How to complete this task -> The expected output is the data below, restated word for word.

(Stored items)
▬▬▬
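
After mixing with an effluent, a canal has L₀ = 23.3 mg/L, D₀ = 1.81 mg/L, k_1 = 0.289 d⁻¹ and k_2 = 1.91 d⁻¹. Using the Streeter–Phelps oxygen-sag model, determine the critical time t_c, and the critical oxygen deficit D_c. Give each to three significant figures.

t_c = [1/(k_2−k_1)] ln[(k_2/k_1)(1 − D₀(k_2−k_1)/(k_1 L₀))]
= [1/(1.91−0.289)] ln[(1.91/0.289)(1 − 1.81×1.621/(0.289×23.3))]
= (1/1.621) ln[6.609 × 0.5643] = 0.6169 × ln(3.729) = 0.6169 × 1.316 = 0.8120 d.
L(t_c) = L₀ e^(−k_1 t_c) = 23.3 × 0.7908 = 18.43 mg/L, and at the critical point k_2 D_c = k_1 L, so D_c = (0.289/1.91) × 18.43 = 2.788 mg/L.

t_c ≈ 0.812 d; D_c ≈ 2.79 mg/L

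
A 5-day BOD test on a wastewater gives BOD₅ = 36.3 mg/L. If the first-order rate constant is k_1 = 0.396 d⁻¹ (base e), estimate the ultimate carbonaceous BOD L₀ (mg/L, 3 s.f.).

BOD₅ = L₀(1 − e^(−5k_1)) ⇒ L₀ = BOD₅ / (1 − e^(−5×0.396))
= 36.3 / (1 − 0.1381) = 36.3 / 0.8619 = 42.11 mg/L.

L₀ ≈ 42.1 mg/L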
▬▬▬
Exercise result ->
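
After mixing with an effluent, a canal has L₀ = 23.3 mg/L, D₀ = 1.81 mg/L, k_1 = 0.289 d⁻¹ and k_2 = 1.91 d⁻¹. Using the Streeter–Phelps oxygen-sag model, determine the critical time t_c, and the critical oxygen deficit D_c. Give each to three significant figures.

t_c = [1/(k_2−k_1)] ln[(k_2/k_1)(1 − D₀(k_2−k_1)/(k_1 L₀))]
= [1/(1.91−0.289)] ln[(1.91/0.289)(1 − 1.81×1.621/(0.289×23.3))]
= (1/1.621) ln[6.609 × 0.5643] = 0.6169 × ln(3.729) = 0.6169 × 1.316 = 0.8120 d.
L(t_c) = L₀ e^(−k_1 t_c) = 23.3 × 0.7908 = 18.43 mg/L, and at the critical point k_2 D_c = k_1 L, so D_c = (0.289/1.91) × 18.43 = 2.788 mg/L.

t_c ≈ 0.812 d; D_c ≈ 2.79 mg/L

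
A 5-day BOD test on a wastewater gives BOD₅ = 36.3 mg/L. If the first-order rate constant is k_1 = 0.396 d⁻¹ (base e), estimate the ultimate carbonaceous BOD L₀ (mg/L, 3 s.f.).

BOD₅ = L₀(1 − e^(−5k_1)) ⇒ L₀ = BOD₅ / (1 − e^(−5×0.396))
= 36.3 / (1 − 0.1381) = 36.3 / 0.8619 = 42.11 mg/L.

L₀ ≈ 42.1 mg/L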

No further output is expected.